## ASSIGNED TASK
The output should be the records themselves, given again exactly.

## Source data

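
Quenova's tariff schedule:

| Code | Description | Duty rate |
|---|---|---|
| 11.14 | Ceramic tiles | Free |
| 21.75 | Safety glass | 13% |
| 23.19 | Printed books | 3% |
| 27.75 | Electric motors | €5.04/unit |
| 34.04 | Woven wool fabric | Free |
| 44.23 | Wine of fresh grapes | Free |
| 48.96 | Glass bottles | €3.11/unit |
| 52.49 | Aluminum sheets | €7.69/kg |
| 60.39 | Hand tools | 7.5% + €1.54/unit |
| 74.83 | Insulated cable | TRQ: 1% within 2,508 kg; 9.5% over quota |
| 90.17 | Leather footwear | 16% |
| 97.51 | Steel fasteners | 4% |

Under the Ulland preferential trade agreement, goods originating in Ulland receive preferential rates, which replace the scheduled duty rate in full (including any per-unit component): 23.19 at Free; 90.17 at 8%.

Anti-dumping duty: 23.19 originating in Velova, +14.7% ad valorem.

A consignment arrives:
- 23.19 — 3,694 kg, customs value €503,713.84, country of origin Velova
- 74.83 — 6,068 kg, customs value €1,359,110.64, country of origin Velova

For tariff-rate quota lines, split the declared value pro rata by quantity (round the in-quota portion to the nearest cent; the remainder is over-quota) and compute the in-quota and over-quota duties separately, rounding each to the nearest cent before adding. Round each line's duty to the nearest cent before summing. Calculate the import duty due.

Line 1 (23.19, Velova, 3,694 kg, €503,713.84):
Base rate for 23.19 is 3%.
23.19 has an FTA preferential rate, but origin Velova is not Ulland; base rate stands.
Additional duty on 23.19 from Velova: +14.7%. Applied ad valorem rate: 3% + 14.7% = 17.7%.
Duty = €503,713.84 × 17.7% = €89,157.35.
Line 2 (74.83, Velova, 6,068 kg, €1,359,110.64):
Code 74.83 is under a tariff-rate quota (threshold 2,508 kg). In-quota: 2,508 kg at 1%; over-quota: 3,560 kg at 9.5%.
Pro-rata value split: in-quota = €1,359,110.64 × 2,508/6,068 = €561,741.84; over-quota = €1,359,110.64 − €561,741.84 = €797,368.80.
In-quota duty = €561,741.84 × 1% = €5,617.42. Over-quota duty = €797,368.80 × 9.5% = €75,750.04.
Line duty = €5,617.42 + €75,750.04 = €81,367.46.
Total = €89,157.35 + €81,367.46 = €170,524.81.

€170,524.81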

## EXERCISE RESPONSE
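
Quenova's tariff schedule:

| Code | Description | Duty rate |
|---|---|---|
| 11.14 | Ceramic tiles | Free |
| 21.75 | Safety glass | 13% |
| 23.19 | Printed books | 3% |
| 27.75 | Electric motors | €5.04/unit |
| 34.04 | Woven wool fabric | Free |
| 44.23 | Wine of fresh grapes | Free |
| 48.96 | Glass bottles | €3.11/unit |
| 52.49 | Aluminum sheets | €7.69/kg |
| 60.39 | Hand tools | 7.5% + €1.54/unit |
| 74.83 | Insulated cable | TRQ: 1% within 2,508 kg; 9.5% over quota |
| 90.17 | Leather footwear | 16% |
| 97.51 | Steel fasteners | 4% |

Under the Ulland preferential trade agreement, goods originating in Ulland receive preferential rates, which replace the scheduled duty rate in full (including any per-unit component): 23.19 at Free; 90.17 at 8%.

Anti-dumping duty: 23.19 originating in Velova, +14.7% ad valorem.

A consignment arrives:
- 23.19 — 3,694 kg, customs value €503,713.84, country of origin Velova
- 74.83 — 6,068 kg, customs value €1,359,110.64, country of origin Velova

For tariff-rate quota lines, split the declared value pro rata by quantity (round the in-quota portion to the nearest cent; the remainder is over-quota) and compute the in-quota and over-quota duties separately, rounding each to the nearest cent before adding. Round each line's duty to the nearest cent before summing. Calculate the import duty due.

Line 1 (23.19, Velova, 3,694 kg, €503,713.84):
Base rate for 23.19 is 3%.
23.19 has an FTA preferential rate, but origin Velova is not Ulland; base rate stands.
Additional duty on 23.19 from Velova: +14.7%. Applied ad valorem rate: 3% + 14.7% = 17.7%.
Duty = €503,713.84 × 17.7% = €89,157.35.
Line 2 (74.83, Velova, 6,068 kg, €1,359,110.64):
Code 74.83 is under a tariff-rate quota (threshold 2,508 kg). In-quota: 2,508 kg at 1%; over-quota: 3,560 kg at 9.5%.
Pro-rata value split: in-quota = €1,359,110.64 × 2,508/6,068 = €561,741.84; over-quota = €1,359,110.64 − €561,741.84 = €797,368.80.
In-quota duty = €561,741.84 × 1% = €5,617.42. Over-quota duty = €797,368.80 × 9.5% = €75,750.04.
Line duty = €5,617.42 + €75,750.04 = €81,367.46.
Total = €89,157.35 + €81,367.46 = €170,524.81.

€170,524.81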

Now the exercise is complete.